ACTIVITY
Starting at the line below that contains "Evaluate ∇f at (2, -3, -1)", print each line through the end of the records exactly as it appears.

PROVIDED ENTRIES
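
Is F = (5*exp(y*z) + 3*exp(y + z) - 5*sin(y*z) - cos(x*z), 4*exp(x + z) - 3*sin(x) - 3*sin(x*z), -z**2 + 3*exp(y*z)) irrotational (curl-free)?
No, ∇×F = (3*x*cos(x*z) + 3*z*exp(y*z) - 4*exp(x + z), x*sin(x*z) + 5*y*exp(y*z) - 5*y*cos(y*z) + 3*exp(y + z), -5*z*exp(y*z) - 3*z*cos(x*z) + 5*z*cos(y*z) + 4*exp(x + z) - 3*exp(y + z) - 3*cos(x))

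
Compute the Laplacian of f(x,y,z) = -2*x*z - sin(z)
sin(z)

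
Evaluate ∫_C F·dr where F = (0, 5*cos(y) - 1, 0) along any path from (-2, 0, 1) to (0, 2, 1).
-2 + 5*sin(2)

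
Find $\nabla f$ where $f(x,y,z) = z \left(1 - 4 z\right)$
(0, 0, 1 - 8*z)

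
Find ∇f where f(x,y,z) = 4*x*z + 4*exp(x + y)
(4*z + 4*exp(x + y), 4*exp(x + y), 4*x)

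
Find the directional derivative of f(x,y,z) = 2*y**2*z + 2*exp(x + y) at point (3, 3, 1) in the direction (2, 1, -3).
3*sqrt(14)*(-7 + exp(6))/7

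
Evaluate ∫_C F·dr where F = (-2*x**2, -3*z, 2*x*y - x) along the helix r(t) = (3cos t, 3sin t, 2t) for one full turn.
0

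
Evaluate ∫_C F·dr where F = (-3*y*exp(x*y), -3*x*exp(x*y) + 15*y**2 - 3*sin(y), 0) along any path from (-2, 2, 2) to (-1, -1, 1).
3*((-15 - E - cos(2) + cos(1))*exp(4) + 1)*exp(-4)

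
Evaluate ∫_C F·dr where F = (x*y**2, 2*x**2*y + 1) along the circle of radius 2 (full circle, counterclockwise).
0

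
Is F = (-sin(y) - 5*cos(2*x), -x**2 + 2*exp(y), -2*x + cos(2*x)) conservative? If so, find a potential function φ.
No, ∇×F = (0, 2*sin(2*x) + 2, -2*x + cos(y)) ≠ 0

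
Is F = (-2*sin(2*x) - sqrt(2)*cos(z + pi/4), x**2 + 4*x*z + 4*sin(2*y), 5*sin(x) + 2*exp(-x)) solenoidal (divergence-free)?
No, ∇·F = -4*cos(2*x) + 8*cos(2*y)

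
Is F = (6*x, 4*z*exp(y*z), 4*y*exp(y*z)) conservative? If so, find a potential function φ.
Yes, F is conservative. φ = 3*x**2 + 4*exp(y*z)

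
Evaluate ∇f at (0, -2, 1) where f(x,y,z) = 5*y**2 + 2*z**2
(0, -20, 4)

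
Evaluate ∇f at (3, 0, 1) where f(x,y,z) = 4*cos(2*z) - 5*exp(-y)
(0, 5, -8*sin(2))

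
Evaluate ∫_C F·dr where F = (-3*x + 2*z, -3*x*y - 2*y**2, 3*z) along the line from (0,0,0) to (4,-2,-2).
-110/3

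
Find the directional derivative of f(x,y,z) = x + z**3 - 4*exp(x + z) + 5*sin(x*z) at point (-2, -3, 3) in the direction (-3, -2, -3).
3*sqrt(22)*(-28 - 5*cos(6) + 8*E)/22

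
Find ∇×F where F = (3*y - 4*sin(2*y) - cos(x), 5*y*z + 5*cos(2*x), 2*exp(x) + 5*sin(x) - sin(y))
(-5*y - cos(y), -2*exp(x) - 5*cos(x), -10*sin(2*x) + 8*cos(2*y) - 3)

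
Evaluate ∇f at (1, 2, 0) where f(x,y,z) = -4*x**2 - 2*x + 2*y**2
(-10, 8, 0)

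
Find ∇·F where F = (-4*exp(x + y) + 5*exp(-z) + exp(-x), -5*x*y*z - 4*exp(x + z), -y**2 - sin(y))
-5*x*z - 4*exp(x + y) - exp(-x)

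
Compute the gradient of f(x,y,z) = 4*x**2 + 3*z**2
(8*x, 0, 6*z)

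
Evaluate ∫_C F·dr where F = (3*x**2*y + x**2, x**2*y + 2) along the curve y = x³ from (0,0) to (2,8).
440/3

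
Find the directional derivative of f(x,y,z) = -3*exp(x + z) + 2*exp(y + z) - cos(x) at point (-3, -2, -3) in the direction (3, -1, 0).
-sqrt(10)*(2*E + 9 + 3*exp(6)*sin(3))*exp(-6)/10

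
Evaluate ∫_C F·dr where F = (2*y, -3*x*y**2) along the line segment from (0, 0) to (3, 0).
0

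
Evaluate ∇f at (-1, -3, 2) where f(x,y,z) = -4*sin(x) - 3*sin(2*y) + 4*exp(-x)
(-4*E - 4*cos(1), -6*cos(6), 0)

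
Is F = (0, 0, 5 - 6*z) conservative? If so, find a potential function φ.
Yes, F is conservative. φ = z*(5 - 3*z)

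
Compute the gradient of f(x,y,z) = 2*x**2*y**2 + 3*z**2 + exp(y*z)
(4*x*y**2, 4*x**2*y + z*exp(y*z), y*exp(y*z) + 6*z)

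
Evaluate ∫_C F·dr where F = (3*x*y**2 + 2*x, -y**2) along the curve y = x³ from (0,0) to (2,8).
-212/3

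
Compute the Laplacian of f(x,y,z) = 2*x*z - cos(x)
cos(x)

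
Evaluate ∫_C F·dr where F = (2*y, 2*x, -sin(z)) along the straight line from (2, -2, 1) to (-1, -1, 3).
cos(3) - cos(1) + 10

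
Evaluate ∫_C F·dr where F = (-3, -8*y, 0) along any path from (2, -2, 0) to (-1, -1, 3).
21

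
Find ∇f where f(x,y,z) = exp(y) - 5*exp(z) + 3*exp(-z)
(0, exp(y), -5*exp(z) - 3*exp(-z))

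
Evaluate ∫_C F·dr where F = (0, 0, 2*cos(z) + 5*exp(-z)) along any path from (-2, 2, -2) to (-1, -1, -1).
-5*E - 2*sin(1) + 2*sin(2) + 5*exp(2)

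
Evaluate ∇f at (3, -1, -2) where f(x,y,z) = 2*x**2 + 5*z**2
(12, 0, -20)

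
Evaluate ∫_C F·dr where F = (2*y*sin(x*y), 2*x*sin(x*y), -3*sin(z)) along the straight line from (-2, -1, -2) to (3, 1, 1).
-cos(2) + 3*cos(1) - 2*cos(3)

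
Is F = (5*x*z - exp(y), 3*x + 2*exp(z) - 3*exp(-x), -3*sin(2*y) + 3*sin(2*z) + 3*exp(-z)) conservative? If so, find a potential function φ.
No, ∇×F = (-2*exp(z) - 6*cos(2*y), 5*x, exp(y) + 3 + 3*exp(-x)) ≠ 0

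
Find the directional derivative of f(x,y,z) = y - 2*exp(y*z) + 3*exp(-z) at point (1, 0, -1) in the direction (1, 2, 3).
3*sqrt(14)*(2 - 3*E)/14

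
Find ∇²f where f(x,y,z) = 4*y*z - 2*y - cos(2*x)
4*cos(2*x)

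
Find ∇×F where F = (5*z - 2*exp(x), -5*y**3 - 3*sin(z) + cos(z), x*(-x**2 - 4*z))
(sin(z) + 3*cos(z), 3*x**2 + 4*z + 5, 0)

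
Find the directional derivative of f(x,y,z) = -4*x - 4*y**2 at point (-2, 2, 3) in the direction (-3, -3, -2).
30*sqrt(22)/11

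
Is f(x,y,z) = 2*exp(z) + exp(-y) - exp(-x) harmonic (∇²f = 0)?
No, ∇²f = 2*exp(z) + exp(-y) - exp(-x)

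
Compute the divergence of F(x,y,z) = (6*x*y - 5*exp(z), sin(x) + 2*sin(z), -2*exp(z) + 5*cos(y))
6*y - 2*exp(z)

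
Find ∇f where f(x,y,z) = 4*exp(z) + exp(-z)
(0, 0, 4*exp(z) - exp(-z))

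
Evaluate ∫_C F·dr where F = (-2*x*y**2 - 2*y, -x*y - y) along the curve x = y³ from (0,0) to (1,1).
-59/20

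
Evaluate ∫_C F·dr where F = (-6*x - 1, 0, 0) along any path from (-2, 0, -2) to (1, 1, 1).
6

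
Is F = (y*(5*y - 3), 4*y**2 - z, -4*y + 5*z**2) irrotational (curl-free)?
No, ∇×F = (-3, 0, 3 - 10*y)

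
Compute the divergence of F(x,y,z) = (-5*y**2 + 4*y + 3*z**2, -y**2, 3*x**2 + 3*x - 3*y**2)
-2*y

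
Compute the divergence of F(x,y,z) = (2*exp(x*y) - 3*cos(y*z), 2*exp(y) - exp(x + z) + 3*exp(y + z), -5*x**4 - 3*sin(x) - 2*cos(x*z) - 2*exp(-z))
2*x*sin(x*z) + 2*y*exp(x*y) + 2*exp(y) + 3*exp(y + z) + 2*exp(-z)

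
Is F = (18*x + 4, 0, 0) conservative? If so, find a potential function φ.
Yes, F is conservative. φ = x*(9*x + 4)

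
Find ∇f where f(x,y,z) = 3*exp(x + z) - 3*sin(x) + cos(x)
(3*exp(x + z) - sin(x) - 3*cos(x), 0, 3*exp(x + z))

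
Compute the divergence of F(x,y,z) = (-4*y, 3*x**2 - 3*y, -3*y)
-3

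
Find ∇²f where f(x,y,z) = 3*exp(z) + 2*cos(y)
3*exp(z) - 2*cos(y)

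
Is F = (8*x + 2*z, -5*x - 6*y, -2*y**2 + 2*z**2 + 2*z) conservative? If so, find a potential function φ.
No, ∇×F = (-4*y, 2, -5) ≠ 0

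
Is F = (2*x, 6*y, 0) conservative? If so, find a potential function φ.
Yes, F is conservative. φ = x**2 + 3*y**2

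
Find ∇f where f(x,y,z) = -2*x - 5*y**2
(-2, -10*y, 0)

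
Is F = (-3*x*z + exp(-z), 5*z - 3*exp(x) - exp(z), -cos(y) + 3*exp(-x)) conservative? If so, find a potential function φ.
No, ∇×F = (exp(z) + sin(y) - 5, -3*x - exp(-z) + 3*exp(-x), -3*exp(x)) ≠ 0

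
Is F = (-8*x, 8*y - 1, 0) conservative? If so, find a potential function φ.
Yes, F is conservative. φ = -4*x**2 + 4*y**2 - y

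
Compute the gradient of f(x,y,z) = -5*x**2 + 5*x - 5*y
(5 - 10*x, -5, 0)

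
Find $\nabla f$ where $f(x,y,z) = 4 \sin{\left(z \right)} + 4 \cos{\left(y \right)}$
(0, -4*sin(y), 4*cos(z))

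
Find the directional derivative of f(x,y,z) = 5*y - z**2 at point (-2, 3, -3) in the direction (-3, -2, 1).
-2*sqrt(14)/7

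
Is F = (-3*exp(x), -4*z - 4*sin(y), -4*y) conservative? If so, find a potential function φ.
Yes, F is conservative. φ = -4*y*z - 3*exp(x) + 4*cos(y)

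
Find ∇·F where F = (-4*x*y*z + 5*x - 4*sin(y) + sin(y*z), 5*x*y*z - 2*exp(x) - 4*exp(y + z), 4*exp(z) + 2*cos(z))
5*x*z - 4*y*z + 4*exp(z) - 4*exp(y + z) - 2*sin(z) + 5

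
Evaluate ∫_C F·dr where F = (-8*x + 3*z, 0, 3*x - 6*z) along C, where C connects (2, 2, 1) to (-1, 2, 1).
3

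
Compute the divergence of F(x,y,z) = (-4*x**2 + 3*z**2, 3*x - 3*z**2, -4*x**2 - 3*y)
-8*x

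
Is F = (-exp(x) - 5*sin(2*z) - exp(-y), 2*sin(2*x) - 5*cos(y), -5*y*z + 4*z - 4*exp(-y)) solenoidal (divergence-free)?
No, ∇·F = -5*y - exp(x) + 5*sin(y) + 4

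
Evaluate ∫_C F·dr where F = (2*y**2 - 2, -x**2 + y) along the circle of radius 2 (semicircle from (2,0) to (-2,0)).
-40/3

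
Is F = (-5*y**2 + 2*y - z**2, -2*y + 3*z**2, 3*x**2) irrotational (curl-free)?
No, ∇×F = (-6*z, -6*x - 2*z, 10*y - 2)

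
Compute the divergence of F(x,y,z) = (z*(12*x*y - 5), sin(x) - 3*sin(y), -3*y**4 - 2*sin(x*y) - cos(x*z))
x*sin(x*z) + 12*y*z - 3*cos(y)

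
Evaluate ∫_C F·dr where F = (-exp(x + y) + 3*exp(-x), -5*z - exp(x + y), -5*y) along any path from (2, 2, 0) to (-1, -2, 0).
(-1 + 3*E + (-3 + exp(3))*exp(4))*exp(-3)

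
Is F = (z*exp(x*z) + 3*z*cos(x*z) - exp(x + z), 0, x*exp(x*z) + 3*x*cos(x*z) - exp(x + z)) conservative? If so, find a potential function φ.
Yes, F is conservative. φ = exp(x*z) - exp(x + z) + 3*sin(x*z)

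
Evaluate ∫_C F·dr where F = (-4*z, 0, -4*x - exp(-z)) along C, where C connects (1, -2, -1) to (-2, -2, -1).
-12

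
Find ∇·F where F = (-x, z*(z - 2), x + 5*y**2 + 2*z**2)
4*z - 1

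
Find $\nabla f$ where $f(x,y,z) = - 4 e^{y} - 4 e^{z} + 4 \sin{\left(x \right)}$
(4*cos(x), -4*exp(y), -4*exp(z))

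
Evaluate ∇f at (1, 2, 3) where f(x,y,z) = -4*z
(0, 0, -4)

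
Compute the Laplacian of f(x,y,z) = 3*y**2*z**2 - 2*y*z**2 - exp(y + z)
6*y**2 - 4*y + 6*z**2 - 2*exp(y + z)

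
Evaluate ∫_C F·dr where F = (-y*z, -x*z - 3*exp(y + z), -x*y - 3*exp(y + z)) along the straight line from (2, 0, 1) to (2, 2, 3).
-3*exp(5) - 12 + 3*E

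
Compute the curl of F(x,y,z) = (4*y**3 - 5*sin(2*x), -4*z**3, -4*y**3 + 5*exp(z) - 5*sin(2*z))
(-12*y**2 + 12*z**2, 0, -12*y**2)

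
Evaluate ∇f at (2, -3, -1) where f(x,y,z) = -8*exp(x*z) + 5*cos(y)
(8*exp(-2), 5*sin(3), -16*exp(-2))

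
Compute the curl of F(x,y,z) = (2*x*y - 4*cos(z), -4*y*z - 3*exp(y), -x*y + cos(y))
(-x + 4*y - sin(y), y + 4*sin(z), -2*x)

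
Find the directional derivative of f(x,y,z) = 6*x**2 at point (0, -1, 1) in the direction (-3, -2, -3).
0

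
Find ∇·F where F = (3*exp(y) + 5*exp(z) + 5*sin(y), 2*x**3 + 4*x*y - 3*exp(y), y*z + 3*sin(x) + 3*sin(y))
4*x + y - 3*exp(y)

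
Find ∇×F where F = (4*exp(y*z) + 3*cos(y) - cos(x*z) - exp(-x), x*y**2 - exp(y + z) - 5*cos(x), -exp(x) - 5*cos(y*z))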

YOUR RESPONSE
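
Evaluate ∇f at (2, -3, -1) where f(x,y,z) = -8*exp(x*z) + 5*cos(y)
(8*exp(-2), 5*sin(3), -16*exp(-2))

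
Compute the curl of F(x,y,z) = (2*x*y - 4*cos(z), -4*y*z - 3*exp(y), -x*y + cos(y))
(-x + 4*y - sin(y), y + 4*sin(z), -2*x)

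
Find the directional derivative of f(x,y,z) = 6*x**2 at point (0, -1, 1) in the direction (-3, -2, -3).
0

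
Find ∇·F where F = (3*exp(y) + 5*exp(z) + 5*sin(y), 2*x**3 + 4*x*y - 3*exp(y), y*z + 3*sin(x) + 3*sin(y))
4*x + y - 3*exp(y)

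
Find ∇×F where F = (4*exp(y*z) + 3*cos(y) - cos(x*z) - exp(-x), x*y**2 - exp(y + z) - 5*cos(x), -exp(x) - 5*cos(y*z))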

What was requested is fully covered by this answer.